EXERCISE BRIEF:
Retype the entries below word for word, leaving none out.

+++++

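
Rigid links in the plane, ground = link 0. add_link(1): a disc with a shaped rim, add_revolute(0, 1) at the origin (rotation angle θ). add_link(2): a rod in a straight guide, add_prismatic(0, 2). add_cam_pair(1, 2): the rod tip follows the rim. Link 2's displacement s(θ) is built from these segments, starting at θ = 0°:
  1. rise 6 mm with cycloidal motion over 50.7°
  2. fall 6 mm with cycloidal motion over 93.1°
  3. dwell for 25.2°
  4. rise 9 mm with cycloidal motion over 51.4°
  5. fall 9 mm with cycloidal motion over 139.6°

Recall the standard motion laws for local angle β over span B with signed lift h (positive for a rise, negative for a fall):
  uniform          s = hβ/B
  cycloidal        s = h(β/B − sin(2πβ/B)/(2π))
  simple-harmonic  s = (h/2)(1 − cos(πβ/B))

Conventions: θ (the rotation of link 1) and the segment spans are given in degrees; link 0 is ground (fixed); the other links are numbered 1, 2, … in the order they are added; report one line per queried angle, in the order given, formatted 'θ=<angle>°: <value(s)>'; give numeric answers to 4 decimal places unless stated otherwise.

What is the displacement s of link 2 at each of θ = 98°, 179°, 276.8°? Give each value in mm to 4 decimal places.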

+++++

WRITTEN ANSWER:
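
Rigid links in the plane, ground = link 0. add_link(1): a disc with a shaped rim, add_revolute(0, 1) at the origin (rotation angle θ). add_link(2): a rod in a straight guide, add_prismatic(0, 2). add_cam_pair(1, 2): the rod tip follows the rim. Link 2's displacement s(θ) is built from these segments, starting at θ = 0°:
  1. rise 6 mm with cycloidal motion over 50.7°
  2. fall 6 mm with cycloidal motion over 93.1°
  3. dwell for 25.2°
  4. rise 9 mm with cycloidal motion over 51.4°
  5. fall 9 mm with cycloidal motion over 139.6°

Recall the standard motion laws for local angle β over span B with signed lift h (positive for a rise, negative for a fall):
  uniform          s = hβ/B
  cycloidal        s = h(β/B − sin(2πβ/B)/(2π))
  simple-harmonic  s = (h/2)(1 − cos(πβ/B))

Conventions: θ (the rotation of link 1) and the segment spans are given in degrees; link 0 is ground (fixed); the other links are numbered 1, 2, … in the order they are added; report one line per queried angle, in the order given, formatted 'θ=<angle>°: <value(s)>'; give numeric answers to 4 decimal places unless stated otherwise.

What is the displacement s of link 2 at each of θ = 98°, 179°, 276.8°? Give each value in mm to 4 decimal places.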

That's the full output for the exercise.